* _Problem details_
Please restate each entry word for word.
(Data provided begins)
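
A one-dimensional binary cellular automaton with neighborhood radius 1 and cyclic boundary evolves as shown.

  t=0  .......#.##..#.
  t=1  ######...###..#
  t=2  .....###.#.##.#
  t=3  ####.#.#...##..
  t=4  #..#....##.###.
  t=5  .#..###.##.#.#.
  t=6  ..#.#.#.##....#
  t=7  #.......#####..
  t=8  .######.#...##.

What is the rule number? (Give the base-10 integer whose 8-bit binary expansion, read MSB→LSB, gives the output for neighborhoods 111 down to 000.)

89

  [7] ### => .  t=1,i=0
  [6] ##. => #  t=0,i=10
  [5] #.# => .  t=0,i=8
  [4] #.. => #  t=0,i=11
  [3] .## => #  t=0,i=9
  [2] .#. => .  t=0,i=7
  [1] ..# => .  t=0,i=6
  [0] ... => #  t=0,i=0
  bits 01011001 = 89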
(Data provided ends)
* _Output_
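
A one-dimensional binary cellular automaton with neighborhood radius 1 and cyclic boundary evolves as shown.

  t=0  .......#.##..#.
  t=1  ######...###..#
  t=2  .....###.#.##.#
  t=3  ####.#.#...##..
  t=4  #..#....##.###.
  t=5  .#..###.##.#.#.
  t=6  ..#.#.#.##....#
  t=7  #.......#####..
  t=8  .######.#...##.

What is the rule number? (Give the base-10 integer whose 8-bit binary expansion, read MSB→LSB, gives the output for neighborhoods 111 down to 000.)

89

  [7] ### => .  t=1,i=0
  [6] ##. => #  t=0,i=10
  [5] #.# => .  t=0,i=8
  [4] #.. => #  t=0,i=11
  [3] .## => #  t=0,i=9
  [2] .#. => .  t=0,i=7
  [1] ..# => .  t=0,i=6
  [0] ... => #  t=0,i=0
  bits 01011001 = 89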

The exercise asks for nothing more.